---------- EXERCISE INPUTS ----------
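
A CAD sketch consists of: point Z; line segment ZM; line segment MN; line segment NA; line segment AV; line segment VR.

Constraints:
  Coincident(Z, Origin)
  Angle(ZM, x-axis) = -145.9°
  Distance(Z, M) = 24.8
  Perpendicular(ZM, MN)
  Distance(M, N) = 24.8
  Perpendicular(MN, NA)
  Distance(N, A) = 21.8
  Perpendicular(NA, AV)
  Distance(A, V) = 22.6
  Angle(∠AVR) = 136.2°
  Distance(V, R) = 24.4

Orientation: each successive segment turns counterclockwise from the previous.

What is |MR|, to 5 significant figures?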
----------
Taking the entries from their first line through the line with "Perpendicular(MN, NA)", inclusive, restate each line word for word and give nothing else.

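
A CAD sketch consists of: point Z; line segment ZM; line segment MN; line segment NA; line segment AV; line segment VR.

Constraints:
  Coincident(Z, Origin)
  Angle(ZM, x-axis) = -145.9°
  Distance(Z, M) = 24.8
  Perpendicular(ZM, MN)
  Distance(M, N) = 24.8
  Perpendicular(MN, NA)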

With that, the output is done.